Stored data
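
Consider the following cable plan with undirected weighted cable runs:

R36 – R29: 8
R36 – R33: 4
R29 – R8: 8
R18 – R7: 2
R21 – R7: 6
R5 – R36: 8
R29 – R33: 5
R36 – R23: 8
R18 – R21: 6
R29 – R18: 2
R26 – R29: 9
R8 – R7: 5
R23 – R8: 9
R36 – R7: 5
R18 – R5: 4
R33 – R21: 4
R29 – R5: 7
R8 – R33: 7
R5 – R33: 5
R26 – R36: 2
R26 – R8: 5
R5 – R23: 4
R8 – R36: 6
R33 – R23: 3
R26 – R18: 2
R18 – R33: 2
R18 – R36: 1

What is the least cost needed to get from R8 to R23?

9

Candidate routes:
R8–R23: 9 = 9
R8–R36–R18–R33–R23: 6+1+2+3 = 12
R8–R7–R18–R33–R23: 5+2+2+3 = 12
R8–R33–R23: 7+3 = 10
Cheapest is R8–R23 at 9.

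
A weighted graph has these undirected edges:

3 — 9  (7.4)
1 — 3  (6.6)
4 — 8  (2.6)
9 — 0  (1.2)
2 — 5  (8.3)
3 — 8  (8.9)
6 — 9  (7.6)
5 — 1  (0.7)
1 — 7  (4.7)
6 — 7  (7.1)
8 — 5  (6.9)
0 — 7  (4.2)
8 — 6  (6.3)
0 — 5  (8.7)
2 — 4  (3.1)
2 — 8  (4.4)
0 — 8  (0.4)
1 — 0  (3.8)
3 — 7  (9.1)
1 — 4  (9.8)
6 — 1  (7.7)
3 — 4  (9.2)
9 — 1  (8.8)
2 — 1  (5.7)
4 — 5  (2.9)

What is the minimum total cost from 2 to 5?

6

Candidate routes:
2 - 4 - 5: 3.1+2.9 = 6
2 - 1 - 5: 5.7+0.7 = 6.4
The minimum is 6 via 2 - 4 - 5.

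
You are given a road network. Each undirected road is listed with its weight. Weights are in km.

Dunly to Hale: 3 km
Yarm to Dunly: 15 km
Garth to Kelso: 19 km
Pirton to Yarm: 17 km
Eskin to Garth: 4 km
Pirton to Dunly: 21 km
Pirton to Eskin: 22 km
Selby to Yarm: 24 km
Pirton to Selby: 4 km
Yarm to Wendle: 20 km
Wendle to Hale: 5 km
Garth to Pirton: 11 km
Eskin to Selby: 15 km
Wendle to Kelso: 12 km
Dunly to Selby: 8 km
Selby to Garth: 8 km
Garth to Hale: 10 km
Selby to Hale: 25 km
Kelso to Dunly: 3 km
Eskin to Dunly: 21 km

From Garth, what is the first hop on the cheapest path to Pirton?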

Activity
Quote all the records. Keep every word exact.

Output
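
Consider the following cable plan with undirected weighted cable runs:

R36 – R29: 8
R36 – R33: 4
R29 – R8: 8
R18 – R7: 2
R21 – R7: 6
R5 – R36: 8
R29 – R33: 5
R36 – R23: 8
R18 – R21: 6
R29 – R18: 2
R26 – R29: 9
R8 – R7: 5
R23 – R8: 9
R36 – R7: 5
R18 – R5: 4
R33 – R21: 4
R29 – R5: 7
R8 – R33: 7
R5 – R33: 5
R26 – R36: 2
R26 – R8: 5
R5 – R23: 4
R8 – R36: 6
R33 – R23: 3
R26 – R18: 2
R18 – R33: 2
R18 – R36: 1

What is the least cost needed to get from R8 to R23?

9

Candidate routes:
R8–R23: 9 = 9
R8–R36–R18–R33–R23: 6+1+2+3 = 12
R8–R7–R18–R33–R23: 5+2+2+3 = 12
R8–R33–R23: 7+3 = 10
Cheapest is R8–R23 at 9.

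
A weighted graph has these undirected edges:

3 — 9  (7.4)
1 — 3  (6.6)
4 — 8  (2.6)
9 — 0  (1.2)
2 — 5  (8.3)
3 — 8  (8.9)
6 — 9  (7.6)
5 — 1  (0.7)
1 — 7  (4.7)
6 — 7  (7.1)
8 — 5  (6.9)
0 — 7  (4.2)
8 — 6  (6.3)
0 — 5  (8.7)
2 — 4  (3.1)
2 — 8  (4.4)
0 — 8  (0.4)
1 — 0  (3.8)
3 — 7  (9.1)
1 — 4  (9.8)
6 — 1  (7.7)
3 — 4  (9.2)
9 — 1  (8.8)
2 — 1  (5.7)
4 — 5  (2.9)

What is the minimum total cost from 2 to 5?

6

Candidate routes:
2 - 4 - 5: 3.1+2.9 = 6
2 - 1 - 5: 5.7+0.7 = 6.4
The minimum is 6 via 2 - 4 - 5.

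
You are given a road network. Each undirected road is listed with its weight. Weights are in km.

Dunly to Hale: 3 km
Yarm to Dunly: 15 km
Garth to Kelso: 19 km
Pirton to Yarm: 17 km
Eskin to Garth: 4 km
Pirton to Dunly: 21 km
Pirton to Eskin: 22 km
Selby to Yarm: 24 km
Pirton to Selby: 4 km
Yarm to Wendle: 20 km
Wendle to Hale: 5 km
Garth to Pirton: 11 km
Eskin to Selby: 15 km
Wendle to Kelso: 12 km
Dunly to Selby: 8 km
Selby to Garth: 8 km
Garth to Hale: 10 km
Selby to Hale: 25 km
Kelso to Dunly: 3 km
Eskin to Dunly: 21 km

From Garth, what is the first hop on the cheapest path to Pirton?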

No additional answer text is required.